**Records for processing:**
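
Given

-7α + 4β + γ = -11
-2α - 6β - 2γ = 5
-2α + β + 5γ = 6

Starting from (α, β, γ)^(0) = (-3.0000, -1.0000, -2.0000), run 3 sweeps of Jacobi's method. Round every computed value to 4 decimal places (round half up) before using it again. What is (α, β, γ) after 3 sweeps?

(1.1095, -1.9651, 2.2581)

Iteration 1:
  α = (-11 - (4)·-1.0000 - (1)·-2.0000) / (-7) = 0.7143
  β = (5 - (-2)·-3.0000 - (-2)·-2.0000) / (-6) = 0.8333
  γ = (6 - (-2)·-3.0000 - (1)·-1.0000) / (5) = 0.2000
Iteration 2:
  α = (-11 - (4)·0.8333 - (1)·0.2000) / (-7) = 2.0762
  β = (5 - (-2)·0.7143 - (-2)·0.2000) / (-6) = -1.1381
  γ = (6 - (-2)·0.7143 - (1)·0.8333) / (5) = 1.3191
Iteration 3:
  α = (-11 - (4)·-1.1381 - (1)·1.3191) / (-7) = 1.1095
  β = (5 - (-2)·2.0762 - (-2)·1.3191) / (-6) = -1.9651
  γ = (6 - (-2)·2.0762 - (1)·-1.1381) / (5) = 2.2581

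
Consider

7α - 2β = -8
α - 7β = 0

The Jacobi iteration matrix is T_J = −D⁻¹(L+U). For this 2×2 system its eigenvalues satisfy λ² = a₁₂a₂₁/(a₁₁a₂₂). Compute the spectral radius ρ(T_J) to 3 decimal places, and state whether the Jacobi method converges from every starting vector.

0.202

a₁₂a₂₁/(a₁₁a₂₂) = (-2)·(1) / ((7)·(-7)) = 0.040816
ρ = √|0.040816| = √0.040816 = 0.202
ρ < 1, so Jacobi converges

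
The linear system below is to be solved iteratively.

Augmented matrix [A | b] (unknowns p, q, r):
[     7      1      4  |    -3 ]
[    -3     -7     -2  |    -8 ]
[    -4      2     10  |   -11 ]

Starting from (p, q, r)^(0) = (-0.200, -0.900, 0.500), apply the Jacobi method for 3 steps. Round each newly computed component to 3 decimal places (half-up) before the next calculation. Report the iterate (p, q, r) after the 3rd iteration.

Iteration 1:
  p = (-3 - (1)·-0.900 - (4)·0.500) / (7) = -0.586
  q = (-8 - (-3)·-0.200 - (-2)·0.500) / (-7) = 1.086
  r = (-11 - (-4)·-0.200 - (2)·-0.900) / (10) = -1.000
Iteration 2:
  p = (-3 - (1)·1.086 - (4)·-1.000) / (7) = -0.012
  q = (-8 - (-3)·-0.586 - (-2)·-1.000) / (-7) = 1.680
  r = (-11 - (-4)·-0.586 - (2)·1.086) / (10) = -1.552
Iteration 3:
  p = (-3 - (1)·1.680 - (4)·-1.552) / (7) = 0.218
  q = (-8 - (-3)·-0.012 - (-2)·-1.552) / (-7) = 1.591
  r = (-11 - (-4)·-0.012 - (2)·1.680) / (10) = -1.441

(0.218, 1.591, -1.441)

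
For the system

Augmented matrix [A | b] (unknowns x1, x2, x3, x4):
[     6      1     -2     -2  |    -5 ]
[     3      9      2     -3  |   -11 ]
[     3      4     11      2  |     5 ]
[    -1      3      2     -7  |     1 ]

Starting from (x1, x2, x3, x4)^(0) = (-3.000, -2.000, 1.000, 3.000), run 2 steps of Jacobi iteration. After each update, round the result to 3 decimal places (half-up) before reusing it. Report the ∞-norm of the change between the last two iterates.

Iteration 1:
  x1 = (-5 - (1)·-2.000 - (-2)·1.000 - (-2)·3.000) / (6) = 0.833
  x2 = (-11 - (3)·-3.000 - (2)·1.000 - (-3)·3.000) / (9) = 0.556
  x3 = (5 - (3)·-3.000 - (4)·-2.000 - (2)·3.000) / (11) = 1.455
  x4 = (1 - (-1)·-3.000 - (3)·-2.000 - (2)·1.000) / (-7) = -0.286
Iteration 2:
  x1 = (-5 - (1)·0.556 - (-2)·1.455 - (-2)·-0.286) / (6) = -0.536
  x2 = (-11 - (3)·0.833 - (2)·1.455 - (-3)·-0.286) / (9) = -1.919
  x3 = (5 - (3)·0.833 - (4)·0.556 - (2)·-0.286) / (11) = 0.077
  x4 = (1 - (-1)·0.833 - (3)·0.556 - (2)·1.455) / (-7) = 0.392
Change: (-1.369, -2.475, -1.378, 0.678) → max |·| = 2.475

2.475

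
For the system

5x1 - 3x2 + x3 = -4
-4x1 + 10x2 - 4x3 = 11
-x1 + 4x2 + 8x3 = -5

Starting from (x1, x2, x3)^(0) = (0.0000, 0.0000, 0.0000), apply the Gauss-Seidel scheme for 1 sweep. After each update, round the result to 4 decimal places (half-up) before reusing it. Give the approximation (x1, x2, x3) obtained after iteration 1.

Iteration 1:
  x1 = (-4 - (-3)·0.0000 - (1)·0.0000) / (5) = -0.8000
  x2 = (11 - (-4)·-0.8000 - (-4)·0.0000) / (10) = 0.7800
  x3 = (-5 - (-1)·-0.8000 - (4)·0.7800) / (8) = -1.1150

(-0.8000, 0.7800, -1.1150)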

--

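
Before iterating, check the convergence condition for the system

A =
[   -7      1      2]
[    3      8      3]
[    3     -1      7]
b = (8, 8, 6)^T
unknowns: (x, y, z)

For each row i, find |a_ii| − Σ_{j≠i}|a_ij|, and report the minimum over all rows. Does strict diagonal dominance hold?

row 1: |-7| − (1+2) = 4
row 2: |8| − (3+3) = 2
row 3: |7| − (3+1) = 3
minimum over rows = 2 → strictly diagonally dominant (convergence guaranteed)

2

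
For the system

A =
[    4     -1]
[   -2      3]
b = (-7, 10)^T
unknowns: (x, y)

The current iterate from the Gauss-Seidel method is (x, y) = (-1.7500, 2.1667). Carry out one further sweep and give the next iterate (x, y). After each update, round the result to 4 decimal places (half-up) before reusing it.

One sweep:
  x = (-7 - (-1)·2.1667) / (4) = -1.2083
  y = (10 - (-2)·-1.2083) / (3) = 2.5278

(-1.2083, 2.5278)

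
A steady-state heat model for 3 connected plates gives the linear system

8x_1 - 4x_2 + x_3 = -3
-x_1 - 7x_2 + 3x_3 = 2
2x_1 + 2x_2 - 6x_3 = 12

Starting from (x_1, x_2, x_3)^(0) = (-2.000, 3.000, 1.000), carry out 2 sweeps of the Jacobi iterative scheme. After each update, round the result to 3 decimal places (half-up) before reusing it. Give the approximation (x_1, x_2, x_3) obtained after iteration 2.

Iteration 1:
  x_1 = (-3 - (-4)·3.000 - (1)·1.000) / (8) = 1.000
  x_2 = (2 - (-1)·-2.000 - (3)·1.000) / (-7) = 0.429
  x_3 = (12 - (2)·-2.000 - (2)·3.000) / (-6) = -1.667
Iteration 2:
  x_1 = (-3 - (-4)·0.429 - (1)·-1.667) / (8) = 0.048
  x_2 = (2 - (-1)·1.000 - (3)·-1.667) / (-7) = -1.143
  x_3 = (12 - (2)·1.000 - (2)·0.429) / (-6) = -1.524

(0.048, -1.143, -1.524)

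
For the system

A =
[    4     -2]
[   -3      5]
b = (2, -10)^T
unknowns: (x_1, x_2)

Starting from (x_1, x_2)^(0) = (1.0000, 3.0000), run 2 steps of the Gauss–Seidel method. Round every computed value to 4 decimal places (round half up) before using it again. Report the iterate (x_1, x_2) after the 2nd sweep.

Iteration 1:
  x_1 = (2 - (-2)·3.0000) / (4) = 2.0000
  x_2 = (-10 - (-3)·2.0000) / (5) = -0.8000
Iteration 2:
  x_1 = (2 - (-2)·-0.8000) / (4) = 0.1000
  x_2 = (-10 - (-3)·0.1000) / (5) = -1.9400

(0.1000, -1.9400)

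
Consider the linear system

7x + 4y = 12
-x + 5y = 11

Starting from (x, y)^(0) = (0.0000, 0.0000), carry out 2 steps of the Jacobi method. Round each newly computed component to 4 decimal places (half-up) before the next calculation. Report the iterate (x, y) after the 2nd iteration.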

**Prompt:**
Scan the records above. Return every line with "Consider" in it.

**Task result:**
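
Consider
Consider the linear system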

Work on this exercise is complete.